## REQUIRED ACTION
Search the lines of the records for the word "Answer", and copy every line that has it.

==== DATA EXTRACT ====

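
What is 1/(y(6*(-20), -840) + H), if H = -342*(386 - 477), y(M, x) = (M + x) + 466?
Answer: 1/30628 ≈ 3.2650e-5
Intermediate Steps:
y(M, x) = 466 + M + x
H = 31122 (H = -342*(-91) = 31122)
1/(y(6*(-20), -840) + H) = 1/((466 + 6*(-20) - 840) + 31122) = 1/((466 - 120 - 840) + 31122) = 1/(-494 + 31122) = 1/30628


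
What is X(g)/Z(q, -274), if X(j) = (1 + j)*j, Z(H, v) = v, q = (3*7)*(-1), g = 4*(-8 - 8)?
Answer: -2016/137 ≈ -14.715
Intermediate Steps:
g = -64 (g = 4*(-16) = -64)
q = -21 (q = 21*(-1) = -21)
X(j) = j*(1 + j)
X(g)/Z(q, -274) = -64*(1 - 64)/(-274) = -64*(-63)*(-1/274) = 4032*(-1/274) = -2016/137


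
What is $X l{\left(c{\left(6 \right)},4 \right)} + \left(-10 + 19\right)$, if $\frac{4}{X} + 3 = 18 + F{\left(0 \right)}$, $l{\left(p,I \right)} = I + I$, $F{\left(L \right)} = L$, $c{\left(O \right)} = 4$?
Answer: $\frac{167}{15} \approx 11.133$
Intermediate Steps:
$l{\left(p,I \right)} = 2 I$
$X = \frac{4}{15}$ ($X = \frac{4}{-3 + \left(18 + 0\right)} = \frac{4}{-3 + 18} = \frac{4}{15} \approx 0.26667$)
$X l{\left(c{\left(6 \right)},4 \right)} + \left(-10 + 19\right) = \frac{4 \cdot 2 \cdot 4}{15} + \left(-10 + 19\right) = \frac{4}{15} \cdot 8 + 9 = \frac{32}{15} + 9 = \frac{167}{15}$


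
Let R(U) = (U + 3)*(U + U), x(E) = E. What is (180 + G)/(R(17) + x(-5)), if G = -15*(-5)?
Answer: 17/45 ≈ 0.37778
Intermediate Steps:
G = 75
R(U) = 2*U*(3 + U) (R(U) = (3 + U)*(2*U) = 2*U*(3 + U))
(180 + G)/(R(17) + x(-5)) = (180 + 75)/(2*17*(3 + 17) - 5) = 255/(2*17*20 - 5) = 255/(680 - 5) = 255/675 = 255*(1/675) = 17/45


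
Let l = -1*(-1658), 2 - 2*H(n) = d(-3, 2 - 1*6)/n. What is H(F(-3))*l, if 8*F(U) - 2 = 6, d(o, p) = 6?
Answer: -3316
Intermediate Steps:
F(U) = 1 (F(U) = ¼ + (⅛)*6 = ¼ + ¾ = 1)
H(n) = 1 - 3/n
l = 1658
H(F(-3))*l = ((-3 + 1)/1)*1658 = (1*(-2))*1658 = -2*1658 = -3316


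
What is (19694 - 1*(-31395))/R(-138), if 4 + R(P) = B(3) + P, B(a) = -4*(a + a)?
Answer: -51089/166 ≈ -307.77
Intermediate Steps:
B(a) = -8*a
R(P) = -28 + P (R(P) = -4 + (-8*3 + P) = -4 + (-24 + P) = -28 + P)
(19694 - 1*(-31395))/R(-138) = (19694 - 1*(-31395))/(-28 - 138) = (19694 + 31395)/(-166) = 51089*(-1/166) = -51089/166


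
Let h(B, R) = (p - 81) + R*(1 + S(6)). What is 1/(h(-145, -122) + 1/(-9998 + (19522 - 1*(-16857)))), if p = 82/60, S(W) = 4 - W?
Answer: 791430/33530281 ≈ 0.023603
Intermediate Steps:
p = 41/30 (p = 82*(1/60) = 41/30 ≈ 1.3667)
h(B, R) = -2389/30 - R (h(B, R) = (41/30 - 81) + R*(1 + (4 - 1*6)) = -2389/30 + R*(1 + (4 - 6)) = -2389/30 + R*(1 - 2) = -2389/30 + R*(-1) = -2389/30 - R)
1/(h(-145, -122) + 1/(-9998 + (19522 - 1*(-16857)))) = 1/((-2389/30 - 1*(-122)) + 1/(-9998 + (19522 - 1*(-16857)))) = 1/((-2389/30 + 122) + 1/(-9998 + (19522 + 16857))) = 1/(1271/30 + 1/(-9998 + 36379)) = 1/(1271/30 + 1/26381) = 1/(33530281/791430) = 791430/33530281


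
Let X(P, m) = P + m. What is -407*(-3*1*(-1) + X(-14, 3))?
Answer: 3256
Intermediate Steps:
-407*(-3*1*(-1) + X(-14, 3)) = -407*(-3*1*(-1) + (-14 + 3)) = -407*(-3*(-1) - 11) = -407*(3 - 11) = -407*(-8) = 3256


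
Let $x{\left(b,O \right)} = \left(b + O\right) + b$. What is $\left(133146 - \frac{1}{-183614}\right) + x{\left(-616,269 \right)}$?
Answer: $\frac{24270649363}{183614} \approx 1.3218 \cdot 10^{5}$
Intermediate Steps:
$x{\left(b,O \right)} = O + 2 b$ ($x{\left(b,O \right)} = \left(O + b\right) + b = O + 2 b$)
$\left(133146 - \frac{1}{-183614}\right) + x{\left(-616,269 \right)} = \left(133146 - \frac{1}{-183614}\right) + \left(269 + 2 \left(-616\right)\right) = \left(133146 - - \frac{1}{183614}\right) + \left(269 - 1232\right) = \left(133146 + \frac{1}{183614}\right) - 963 = \frac{24447469645}{183614} - 963 = \frac{24270649363}{183614}$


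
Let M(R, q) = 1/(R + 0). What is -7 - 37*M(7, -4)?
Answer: -86/7 ≈ -12.286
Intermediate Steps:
M(R, q) = 1/R
-7 - 37*M(7, -4) = -7 - 37/7 = -86/7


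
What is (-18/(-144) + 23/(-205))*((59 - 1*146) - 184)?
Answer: -5691/1640 ≈ -3.4701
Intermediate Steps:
(-18/(-144) + 23/(-205))*((59 - 1*146) - 184) = (-18*(-1/144) + 23*(-1/205))*((59 - 146) - 184) = (1/8 - 23/205)*(-87 - 184) = (21/1640)*(-271) = -5691/1640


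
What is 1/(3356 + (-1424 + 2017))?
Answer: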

====

## YOUR RESPONSE
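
Answer: 1/30628 ≈ 3.2650e-5
Answer: -2016/137 ≈ -14.715
Answer: $\frac{167}{15} \approx 11.133$
Answer: 17/45 ≈ 0.37778
Answer: -3316
Answer: -51089/166 ≈ -307.77
Answer: 791430/33530281 ≈ 0.023603
Answer: 3256
Answer: $\frac{24270649363}{183614} \approx 1.3218 \cdot 10^{5}$
Answer: -86/7 ≈ -12.286
Answer: -5691/1640 ≈ -3.4701
Answer: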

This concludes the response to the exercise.